EXERCISE DESCRIPTION: When the string "zero" occurs in a line of the listing below, return that line.

MATERIAL FOR THIS EXERCISE:
********

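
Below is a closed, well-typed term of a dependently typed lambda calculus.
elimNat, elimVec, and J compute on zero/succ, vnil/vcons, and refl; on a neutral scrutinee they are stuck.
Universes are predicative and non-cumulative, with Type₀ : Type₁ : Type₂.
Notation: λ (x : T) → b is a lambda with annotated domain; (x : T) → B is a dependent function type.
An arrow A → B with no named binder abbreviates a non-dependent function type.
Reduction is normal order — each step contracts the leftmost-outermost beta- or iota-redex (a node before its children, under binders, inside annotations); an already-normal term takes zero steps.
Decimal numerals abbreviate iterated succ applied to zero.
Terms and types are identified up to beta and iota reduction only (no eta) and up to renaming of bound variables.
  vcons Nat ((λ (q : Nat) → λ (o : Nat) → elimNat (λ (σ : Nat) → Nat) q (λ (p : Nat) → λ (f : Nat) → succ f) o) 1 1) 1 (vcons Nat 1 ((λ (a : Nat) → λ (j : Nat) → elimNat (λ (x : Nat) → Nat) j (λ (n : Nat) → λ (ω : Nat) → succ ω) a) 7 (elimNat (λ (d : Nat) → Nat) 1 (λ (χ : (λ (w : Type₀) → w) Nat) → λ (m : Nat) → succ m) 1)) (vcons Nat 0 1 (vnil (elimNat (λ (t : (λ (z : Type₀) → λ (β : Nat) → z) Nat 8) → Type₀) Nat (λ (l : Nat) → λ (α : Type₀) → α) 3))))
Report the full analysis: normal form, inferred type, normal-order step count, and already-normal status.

resulting normal form:
  vcons Nat 2 1 (vcons Nat 1 9 (vcons Nat 0 1 (vnil Nat)))
type:
  Vec Nat 3
reduction steps (normal order): 44
already normal: no
first contracted redex: a beta-redex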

********

THE ANSWER:
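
elimNat, elimVec, and J compute on zero/succ, vnil/vcons, and refl; on a neutral scrutinee they are stuck.
Reduction is normal order — each step contracts the leftmost-outermost beta- or iota-redex (a node before its children, under binders, inside annotations); an already-normal term takes zero steps.
Decimal numerals abbreviate iterated succ applied to zero.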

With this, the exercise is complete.